Source records section start
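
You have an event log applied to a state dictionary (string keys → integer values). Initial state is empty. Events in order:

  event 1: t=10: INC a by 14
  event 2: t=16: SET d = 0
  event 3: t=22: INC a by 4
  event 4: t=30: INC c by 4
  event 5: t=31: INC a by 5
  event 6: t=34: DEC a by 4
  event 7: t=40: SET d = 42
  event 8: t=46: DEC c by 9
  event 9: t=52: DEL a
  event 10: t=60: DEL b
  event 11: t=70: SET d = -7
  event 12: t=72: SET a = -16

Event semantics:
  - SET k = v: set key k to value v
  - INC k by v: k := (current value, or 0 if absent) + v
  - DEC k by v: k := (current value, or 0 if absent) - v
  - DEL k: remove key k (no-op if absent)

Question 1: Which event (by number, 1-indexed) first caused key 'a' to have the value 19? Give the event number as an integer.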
Source records section end
Problem statement.
Each line from the one containing "- DEL k: remove key k (no-op if absent)" to the final line above should be written out exactly; please omit the others.

Task solution.
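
  - DEL k: remove key k (no-op if absent)

Question 1: Which event (by number, 1-indexed) first caused key 'a' to have the value 19? Give the event number as an integer.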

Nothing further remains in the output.